* **Exercise**
When a line below contains the word "first", copy that line.

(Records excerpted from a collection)

========================

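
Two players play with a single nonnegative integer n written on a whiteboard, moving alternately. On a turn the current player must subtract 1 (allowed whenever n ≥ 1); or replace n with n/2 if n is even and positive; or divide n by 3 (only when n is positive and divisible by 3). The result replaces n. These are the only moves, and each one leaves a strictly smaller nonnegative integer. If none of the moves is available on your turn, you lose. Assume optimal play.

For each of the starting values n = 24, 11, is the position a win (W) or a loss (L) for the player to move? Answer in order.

24: W, 11: L

Work bottom-up. With no move the player to move loses. Otherwise the position is W if at least one move leads to an L position for the opponent, and L if every move leads to a W.
n=0: no move → L
n=1: →0(L), so W
n=2: →1(W) only, which is W, so L
n=3: →2(L), so W
n=4: →2(L), so W
n=5: →4(W) only, which is W, so L
n=6: →2(L), so W
n=7: →6(W) only, which is W, so L
n=8: →7(L), so W
n=9: →3(W), 8(W) — all W, so L
n=10: →5(L), so W
n=11: →10(W) only, which is W, so L
n=12: →11(L), so W
n=13: →12(W) only, which is W, so L
n=14: →7(L), so W
n=15: →5(L), so W
n=16: →8(W), 15(W) — all W, so L
n=17: →16(L), so W
n=18: →9(L), so W
n=19: →18(W) only, which is W, so L
n=20: →19(L), so W
n=21: →7(L), so W
n=22: →11(L), so W
n=23: →22(W) only, which is W, so L
n=24: →23(L), so W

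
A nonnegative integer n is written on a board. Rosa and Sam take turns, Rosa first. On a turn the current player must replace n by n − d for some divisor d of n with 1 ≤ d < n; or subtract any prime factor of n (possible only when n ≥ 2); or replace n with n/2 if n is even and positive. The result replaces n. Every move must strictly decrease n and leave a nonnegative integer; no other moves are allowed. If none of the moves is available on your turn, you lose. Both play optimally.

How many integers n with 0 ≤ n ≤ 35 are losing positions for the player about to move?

9

Use the standard recursion: the mover loses at a terminal position; elsewhere, the mover wins exactly when some move hands the opponent an L position.
n=0: no move → L
n=1: no move → L
n=2: W (go to 0, an L position)
n=3: W (go to 0, an L position)
n=4: L (options 2(W), 3(W) are all W)
n=5: W (go to 0, an L position)
n=6: W (go to 4, an L position)
n=7: W (go to 0, an L position)
n=8: W (go to 4, an L position)
n=9: L (options 6(W), 8(W) are all W)
n=10: W (go to 9, an L position)
n=11: W (go to 0, an L position)
n=12: W (go to 9, an L position)
n=13: W (go to 0, an L position)
n=14: L (options 7(W), 12(W), 13(W) are all W)
n=15: W (go to 14, an L position)
n=16: W (go to 14, an L position)
n=17: W (go to 0, an L position)
n=18: W (go to 9, an L position)
n=19: W (go to 0, an L position)
n=20: L (options 10(W), 15(W), 16(W), 18(W), 19(W) are all W)
n=21: W (go to 14, an L position)
n=22: W (go to 20, an L position)
n=23: W (go to 0, an L position)
n=24: W (go to 20, an L position)
n=25: W (go to 20, an L position)
n=26: L (options 13(W), 24(W), 25(W) are all W)
n=27: W (go to 26, an L position)
n=28: W (go to 14, an L position)
n=29: W (go to 0, an L position)
n=30: W (go to 20, an L position)
n=31: W (go to 0, an L position)
n=32: L (options 16(W), 24(W), 28(W), 30(W), 31(W) are all W)
n=33: W (go to 32, an L position)
n=34: W (go to 32, an L position)
n=35: L (options 28(W), 30(W), 34(W) are all W)
L entries with 0 ≤ n ≤ 35: n = 0, 1, 4, 9, 14, 20, 26, 32, 35; that makes 9.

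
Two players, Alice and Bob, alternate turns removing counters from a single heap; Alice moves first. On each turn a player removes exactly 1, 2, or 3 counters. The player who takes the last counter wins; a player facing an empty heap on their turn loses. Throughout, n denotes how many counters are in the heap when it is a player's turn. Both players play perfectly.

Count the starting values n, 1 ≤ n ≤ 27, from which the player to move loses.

6

Compute win/loss labels from the base case upward. A position with no move is L. Any other position is W if it can reach an L in one move, else L.
n=0: no move → L
n=1: reaches L-position 0 → W
n=2: reaches L-position 0 → W
n=3: reaches L-position 0 → W
n=4: only reaches 3(W), 2(W), 1(W), all W → L
n=5: reaches L-position 4 → W
n=6: reaches L-position 4 → W
n=7: reaches L-position 4 → W
n=8: only reaches 7(W), 6(W), 5(W), all W → L
n=9: reaches L-position 8 → W
n=10: reaches L-position 8 → W
n=11: reaches L-position 8 → W
n=12: only reaches 11(W), 10(W), 9(W), all W → L
n=13: reaches L-position 12 → W
n=14: reaches L-position 12 → W
n=15: reaches L-position 12 → W
n=16: only reaches 15(W), 14(W), 13(W), all W → L
n=17: reaches L-position 16 → W
n=18: reaches L-position 16 → W
n=19: reaches L-position 16 → W
n=20: only reaches 19(W), 18(W), 17(W), all W → L
n=21: reaches L-position 20 → W
n=22: reaches L-position 20 → W
n=23: reaches L-position 20 → W
n=24: only reaches 23(W), 22(W), 21(W), all W → L
n=25: reaches L-position 24 → W
n=26: reaches L-position 24 → W
n=27: reaches L-position 24 → W
L entries with 1 ≤ n ≤ 27 (n=0 is outside the asked range and is not counted): n = 4, 8, 12, 16, 20, 24; that makes 6.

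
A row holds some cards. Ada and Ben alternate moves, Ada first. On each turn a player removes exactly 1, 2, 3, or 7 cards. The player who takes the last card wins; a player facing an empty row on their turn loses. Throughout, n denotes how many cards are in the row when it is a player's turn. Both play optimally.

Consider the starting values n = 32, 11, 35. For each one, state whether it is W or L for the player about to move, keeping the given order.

32: L, 11: W, 35: W

Work bottom-up. With no move the player to move loses. Otherwise the position is W if at least one move leads to an L position for the opponent, and L if every move leads to a W.
n=0: no move → L
n=1: →0(L), so W
n=2: →0(L), so W
n=3: →0(L), so W
n=4: →3(W), 2(W), 1(W) — all W, so L
n=5: →4(L), so W
n=6: →4(L), so W
n=7: →4(L), so W
n=8: →7(W), 6(W), 5(W), 1(W) — all W, so L
n=9: →8(L), so W
n=10: →8(L), so W
n=11: →8(L), so W
n=12: →11(W), 10(W), 9(W), 5(W) — all W, so L
n=13: →12(L), so W
n=14: →12(L), so W
n=15: →12(L), so W
n=16: →15(W), 14(W), 13(W), 9(W) — all W, so L
n=17: →16(L), so W
n=18: →16(L), so W
n=19: →16(L), so W
n=20: →19(W), 18(W), 17(W), 13(W) — all W, so L
n=21: →20(L), so W
n=22: →20(L), so W
n=23: →20(L), so W
n=24: →23(W), 22(W), 21(W), 17(W) — all W, so L
n=25: →24(L), so W
n=26: →24(L), so W
n=27: →24(L), so W
n=28: →27(W), 26(W), 25(W), 21(W) — all W, so L
n=29: →28(L), so W
n=30: →28(L), so W
n=31: →28(L), so W
n=32: →31(W), 30(W), 29(W), 25(W) — all W, so L
n=33: →32(L), so W
n=34: →32(L), so W
n=35: →32(L), so W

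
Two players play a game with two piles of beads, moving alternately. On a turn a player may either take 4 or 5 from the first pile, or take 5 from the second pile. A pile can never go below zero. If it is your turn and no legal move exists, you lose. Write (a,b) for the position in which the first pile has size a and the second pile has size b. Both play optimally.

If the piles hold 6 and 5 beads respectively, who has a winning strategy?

The second player wins.

Use the standard recursion: the mover loses at a terminal position; elsewhere, the mover wins exactly when some move hands the opponent an L position.
No move ever increases a pile, so every position that can arise here has a ≤ 6 and b ≤ 5; it is enough to label the cells with 0 ≤ a ≤ 6 and 0 ≤ b ≤ 5.
Every move lowers a or b (never raises either), so fill the grid row by row in increasing a, and left to right within a row: each cell's successors are then already labelled.
      b=0  b=1  b=2  b=3  b=4  b=5
a=0:    L    L    L    L    L    W
a=1:    L    L    L    L    L    W
a=2:    L    L    L    L    L    W
a=3:    L    L    L    L    L    W
a=4:    W    W    W    W    W    L
a=5:    W    W    W    W    W    L
a=6:    W    W    W    W    W    L
Cells with no legal move (terminal, hence L): (0,0), (0,1), (0,2), (0,3), (0,4), (1,0), (1,1), (1,2), (1,3), (1,4), (2,0), (2,1), (2,2), (2,3), (2,4), (3,0), (3,1), (3,2), (3,3), (3,4).
The remaining L cells, each justified by listing all of its moves:
(4,5): →(0,5)(W), (4,0)(W) — all W, so L
(5,5): →(1,5)(W), (0,5)(W), (5,0)(W) — all W, so L
(6,5): →(2,5)(W), (1,5)(W), (6,0)(W) — all W, so L
Every other cell has at least one move into one of the L cells above, so it is W.
Every move from (6,5) reaches a W position, so the mover loses.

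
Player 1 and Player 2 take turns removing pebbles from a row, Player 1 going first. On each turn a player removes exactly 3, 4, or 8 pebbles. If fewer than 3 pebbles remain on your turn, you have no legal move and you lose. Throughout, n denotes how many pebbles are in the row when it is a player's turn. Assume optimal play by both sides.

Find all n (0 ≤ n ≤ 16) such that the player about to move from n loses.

Classify positions by backward induction: terminal positions (no move available) are L. From any other position, the mover wins iff some move reaches an L.
n=0: no move → L
n=1: no move → L
n=2: no move → L
n=3: can move to 0, which is L ⇒ W
n=4: can move to 1, which is L ⇒ W
n=5: can move to 2, which is L ⇒ W
n=6: can move to 2, which is L ⇒ W
n=7: moves to 4(W), 3(W); every one is W ⇒ L
n=8: can move to 0, which is L ⇒ W
n=9: can move to 1, which is L ⇒ W
n=10: can move to 7, which is L ⇒ W
n=11: can move to 7, which is L ⇒ W
n=12: moves to 9(W), 8(W), 4(W); every one is W ⇒ L
n=13: moves to 10(W), 9(W), 5(W); every one is W ⇒ L
n=14: moves to 11(W), 10(W), 6(W); every one is W ⇒ L
n=15: can move to 12, which is L ⇒ W
n=16: can move to 13, which is L ⇒ W
Reading off the rows marked L gives the requested list; there are 7 such values of n.

0, 1, 2, 7, 12, 13, 14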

========================

* **Solution below**
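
A nonnegative integer n is written on a board. Rosa and Sam take turns, Rosa first. On a turn the current player must replace n by n − d for some divisor d of n with 1 ≤ d < n; or subtract any prime factor of n (possible only when n ≥ 2); or replace n with n/2 if n is even and positive. The result replaces n. Every move must strictly decrease n and leave a nonnegative integer; no other moves are allowed. If none of the moves is available on your turn, you lose. Both play optimally.
Two players, Alice and Bob, alternate turns removing counters from a single heap; Alice moves first. On each turn a player removes exactly 1, 2, or 3 counters. The player who takes the last counter wins; a player facing an empty heap on their turn loses. Throughout, n denotes how many counters are in the heap when it is a player's turn. Both players play perfectly.
A row holds some cards. Ada and Ben alternate moves, Ada first. On each turn a player removes exactly 1, 2, 3, or 7 cards. The player who takes the last card wins; a player facing an empty row on their turn loses. Throughout, n denotes how many cards are in the row when it is a player's turn. Both play optimally.
Two players play a game with two piles of beads, moving alternately. On a turn a player may either take 4 or 5 from the first pile, or take 5 from the second pile. A pile can never go below zero. If it is your turn and no legal move exists, you lose. Write (a,b) for the position in which the first pile has size a and the second pile has size b. Both play optimally.
Player 1 and Player 2 take turns removing pebbles from a row, Player 1 going first. On each turn a player removes exactly 3, 4, or 8 pebbles. If fewer than 3 pebbles remain on your turn, you have no legal move and you lose. Throughout, n denotes how many pebbles are in the row when it is a player's turn. Assume optimal play by both sides.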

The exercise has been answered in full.